Extracted data entries
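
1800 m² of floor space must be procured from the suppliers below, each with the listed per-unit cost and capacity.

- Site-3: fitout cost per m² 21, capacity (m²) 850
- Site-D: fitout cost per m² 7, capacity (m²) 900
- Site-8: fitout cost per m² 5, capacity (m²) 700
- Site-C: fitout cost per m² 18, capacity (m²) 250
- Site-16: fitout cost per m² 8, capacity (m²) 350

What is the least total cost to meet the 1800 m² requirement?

Fill from the cheapest supplier first.
Site-8 (5): use full 700 → 1100 m² to go.
Site-D at 7: take all 900 m² → 200 still needed.
Site-16 at 8: take 200 of its 350 → requirement met.
Site-C, Site-3: unused.
Cost = 700×5 + 900×7 + 200×8 = 11400.

11400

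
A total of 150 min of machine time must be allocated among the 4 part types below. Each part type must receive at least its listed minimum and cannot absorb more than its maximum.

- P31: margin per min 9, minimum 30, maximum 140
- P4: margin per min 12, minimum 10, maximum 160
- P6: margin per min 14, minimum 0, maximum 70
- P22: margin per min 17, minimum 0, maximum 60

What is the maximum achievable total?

Meeting every minimum uses 30+10+0+0 = 40 min, leaving 110.
Rank by margin per min: P22 17 > P6 14 > P4 12 > P31 9.
P22 takes 60 more to reach its cap of 60 → 50 left.
Only 50 left; P6 takes them to reach 50.
Total = 9×30 + 12×10 + 14×50 + 17×60 = 2110.

2110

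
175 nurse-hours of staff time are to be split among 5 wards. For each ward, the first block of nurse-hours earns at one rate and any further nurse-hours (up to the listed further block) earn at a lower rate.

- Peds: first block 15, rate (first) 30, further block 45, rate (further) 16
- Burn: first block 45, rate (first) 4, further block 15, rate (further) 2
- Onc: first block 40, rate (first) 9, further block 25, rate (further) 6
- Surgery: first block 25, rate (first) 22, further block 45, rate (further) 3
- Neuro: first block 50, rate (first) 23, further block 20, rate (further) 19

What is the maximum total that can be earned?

Treat each block as its own option and order by rate: Peds/first 30 > Neuro/first 23 > Surgery/first 22 > Neuro/second 19 > Peds/second 16 > Onc/first 9 > Onc/second 6 > Burn/first 4 > Surgery/second 3 > Burn/second 2.
Fill Peds first block (15 at 30) — 160 left.
Neuro first at 23: fill all 50 — 110 left.
Surgery first at 22: fill all 25 — 85 left.
Fill Neuro second block (20 at 19) — 65 left.
Peds second at 16: fill all 45 — 20 left.
Onc first at 9: only 20 left, fill 20.
Total = 30×15 + 23×50 + 22×25 + 19×20 + 16×45 + 9×20 = 3430.

3430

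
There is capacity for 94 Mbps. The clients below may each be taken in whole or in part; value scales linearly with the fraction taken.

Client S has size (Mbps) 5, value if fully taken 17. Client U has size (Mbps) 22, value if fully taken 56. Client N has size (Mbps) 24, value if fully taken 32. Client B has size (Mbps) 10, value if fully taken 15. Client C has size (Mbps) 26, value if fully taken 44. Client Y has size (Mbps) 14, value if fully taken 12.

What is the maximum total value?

Rank by value-to-size ratio: Client S 17/5≈3.4, Client U 56/22≈2.55, Client C 44/26≈1.69, Client B 15/10≈1.5, Client N 32/24≈1.33, Client Y 12/14≈0.857.
Take all of Client S (5 Mbps, value 17) ; 89 Mbps left.
All 22 Mbps of Client U fit (value 56) ; 67 remain.
Take all of Client C (26 Mbps, value 44) ; 41 Mbps left.
Client B: take in full, 10 Mbps for value 15 ; 31 left.
All 24 Mbps of Client N fit (value 32) ; 7 remain.
Fill the last 7 Mbps with part of Client Y: 7/14 of it earns 6.
Total value = 170.

170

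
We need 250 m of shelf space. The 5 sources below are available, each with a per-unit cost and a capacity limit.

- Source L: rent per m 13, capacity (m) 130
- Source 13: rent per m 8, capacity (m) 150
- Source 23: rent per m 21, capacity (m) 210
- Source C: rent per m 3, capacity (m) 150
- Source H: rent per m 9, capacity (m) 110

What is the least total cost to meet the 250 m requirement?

Cheapest first:
Source C (3): use full 150 ; 100 m to go.
Source 13 at 8: take 100 of its 150 ; requirement met.
Source H, Source L, Source 23: unused.
Cost = 150×3 + 100×8 = 1250.

1250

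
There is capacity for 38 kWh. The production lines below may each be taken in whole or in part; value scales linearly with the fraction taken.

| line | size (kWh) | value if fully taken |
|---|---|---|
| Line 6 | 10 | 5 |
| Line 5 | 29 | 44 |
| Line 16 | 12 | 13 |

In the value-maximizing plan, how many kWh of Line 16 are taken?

Rank by value-to-size ratio: Line 5 44/29≈1.52, Line 16 13/12≈1.08, Line 6 5/10≈0.5.
Line 5: take in full, 29 kWh for value 44 ; 9 left.
9 kWh left: a 9/12 share of Line 16 gives 13×9/12 = 9.75.

9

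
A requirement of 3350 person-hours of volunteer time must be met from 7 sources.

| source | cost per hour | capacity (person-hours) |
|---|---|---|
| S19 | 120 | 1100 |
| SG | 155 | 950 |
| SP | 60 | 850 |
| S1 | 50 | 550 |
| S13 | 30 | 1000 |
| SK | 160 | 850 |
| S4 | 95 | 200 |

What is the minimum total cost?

Use sources in increasing cost order.
S13 at 30: take all 1000 person-hours — 2350 still needed.
Take 550 from S1 at 50 — need 1800 more.
Take 850 from SP at 60 — need 950 more.
Take 200 from S4 at 95 — need 750 more.
S19 (120): take the remaining 750 — done.
SG, SK: unused.
Cost = 1000×30 + 550×50 + 850×60 + 200×95 + 750×120 = 217500.

217500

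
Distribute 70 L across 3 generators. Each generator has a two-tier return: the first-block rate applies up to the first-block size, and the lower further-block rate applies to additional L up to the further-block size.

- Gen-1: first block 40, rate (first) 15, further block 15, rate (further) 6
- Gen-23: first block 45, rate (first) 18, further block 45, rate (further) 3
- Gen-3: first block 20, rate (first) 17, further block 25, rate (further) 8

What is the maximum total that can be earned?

1225

Rank every tier by rate: Gen-23/first 18 > Gen-3/first 17 > Gen-1/first 15 > Gen-3/second 8 > Gen-1/second 6 > Gen-23/second 3.
Gen-23/first (18): +45 ; 25 left.
Gen-3/first (17): +20 ; 5 left.
5 remain; put them into Gen-1 first at 15.
Total = 18×45 + 17×20 + 15×5 = 1225.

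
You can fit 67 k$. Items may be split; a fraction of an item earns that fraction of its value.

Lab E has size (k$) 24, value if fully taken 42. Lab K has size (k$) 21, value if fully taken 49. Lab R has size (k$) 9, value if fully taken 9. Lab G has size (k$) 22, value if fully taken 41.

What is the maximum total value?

Best value per unit of size first: Lab K 49/21≈2.33, Lab G 41/22≈1.86, Lab E 42/24≈1.75, Lab R 9/9≈1.
All 21 k$ of Lab K fit (value 49) → 46 remain.
Lab G: take in full, 22 k$ for value 41 → 24 left.
Lab E: take in full, 24 k$ for value 42 → 0 left.
Total value = 132.

132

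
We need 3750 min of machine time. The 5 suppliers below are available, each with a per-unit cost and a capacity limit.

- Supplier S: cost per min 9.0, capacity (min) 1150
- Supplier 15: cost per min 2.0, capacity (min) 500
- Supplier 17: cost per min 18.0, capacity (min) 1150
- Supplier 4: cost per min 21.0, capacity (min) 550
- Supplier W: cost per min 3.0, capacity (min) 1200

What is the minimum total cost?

Cheapest first:
Supplier 15 (2.0): use full 500 — 3250 min to go.
Supplier W (3.0): use full 1200 — 2050 min to go.
Take 1150 from Supplier S at 9.0 — need 900 more.
Take 900 from Supplier 17 at 18.0 to finish.
Supplier 4: unused.
Cost = 500×2.0 + 1200×3.0 + 1150×9.0 + 900×18.0 = 31150.

31150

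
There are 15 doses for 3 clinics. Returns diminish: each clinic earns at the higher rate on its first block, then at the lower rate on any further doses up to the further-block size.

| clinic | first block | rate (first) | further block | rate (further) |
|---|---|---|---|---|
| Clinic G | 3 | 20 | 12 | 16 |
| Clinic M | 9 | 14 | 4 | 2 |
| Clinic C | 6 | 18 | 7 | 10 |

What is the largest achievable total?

Order all 6 blocks by rate: Clinic G/first 20 > Clinic C/first 18 > Clinic G/second 16 > Clinic M/first 14 > Clinic C/second 10 > Clinic M/second 2.
Fill Clinic G first block (3 at 20) → 12 left.
Clinic C/first (18): +6 → 6 left.
Clinic G second at 16: only 6 left, fill 6.
Total = 20×3 + 18×6 + 16×6 = 264.

264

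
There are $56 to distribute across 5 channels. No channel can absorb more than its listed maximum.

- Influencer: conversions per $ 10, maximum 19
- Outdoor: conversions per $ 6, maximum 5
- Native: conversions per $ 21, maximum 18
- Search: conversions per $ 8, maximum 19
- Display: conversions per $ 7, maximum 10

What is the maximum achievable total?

Order the channels by conversions per $: Native 21 > Influencer 10 > Search 8 > Display 7 > Outdoor 6.
Native: +18 to 18 (cap) — 38 left.
Influencer takes 19 to reach its cap of 19 — 19 left.
Search takes 19 to reach its cap of 19 — 0 left.
Total = 10×19 + 21×18 + 8×19 = 720.

720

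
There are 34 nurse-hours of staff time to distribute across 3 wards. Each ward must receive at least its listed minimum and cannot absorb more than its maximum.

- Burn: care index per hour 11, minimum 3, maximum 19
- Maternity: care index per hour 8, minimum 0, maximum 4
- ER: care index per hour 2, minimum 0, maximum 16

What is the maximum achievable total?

Meeting every minimum uses 3+0+0 = 3 nurse-hours, leaving 31.
Order the wards by care index per hour: Burn 11 > Maternity 8 > ER 2.
Burn: +16 to 19 (cap) — 15 left.
Give Maternity 4 more to hit its cap of 4 — 11 left.
Only 11 left; ER takes them to reach 11.
Total = 11×19 + 8×4 + 2×11 = 263.

263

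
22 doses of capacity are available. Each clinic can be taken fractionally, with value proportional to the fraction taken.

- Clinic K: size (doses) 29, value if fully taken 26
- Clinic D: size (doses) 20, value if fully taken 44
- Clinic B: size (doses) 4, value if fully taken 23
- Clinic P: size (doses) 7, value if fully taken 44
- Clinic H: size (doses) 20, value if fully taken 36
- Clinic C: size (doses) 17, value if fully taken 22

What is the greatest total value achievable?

91.2

Rank by value-to-size ratio: Clinic P 44/7≈6.29, Clinic B 23/4≈5.75, Clinic D 44/20≈2.2, Clinic H 36/20≈1.8, Clinic C 22/17≈1.29, Clinic K 26/29≈0.897.
All 7 doses of Clinic P fit (value 44) → 15 remain.
Clinic B: take in full, 4 doses for value 23 → 11 left.
11 doses left: a 11/20 share of Clinic D gives 44×11/20 = 24.2.
Total value = 91.2.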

__Task requirements__
Going back to the entries above, set down exactly the lines that begin at the one with "There is capacity for 38" and end at the one with "16 | 12 | 13 |", both included, and nothing else.

__Reply to the exercise__
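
There is capacity for 38 kWh. The production lines below may each be taken in whole or in part; value scales linearly with the fraction taken.

| line | size (kWh) | value if fully taken |
|---|---|---|
| Line 6 | 10 | 5 |
| Line 5 | 29 | 44 |
| Line 16 | 12 | 13 |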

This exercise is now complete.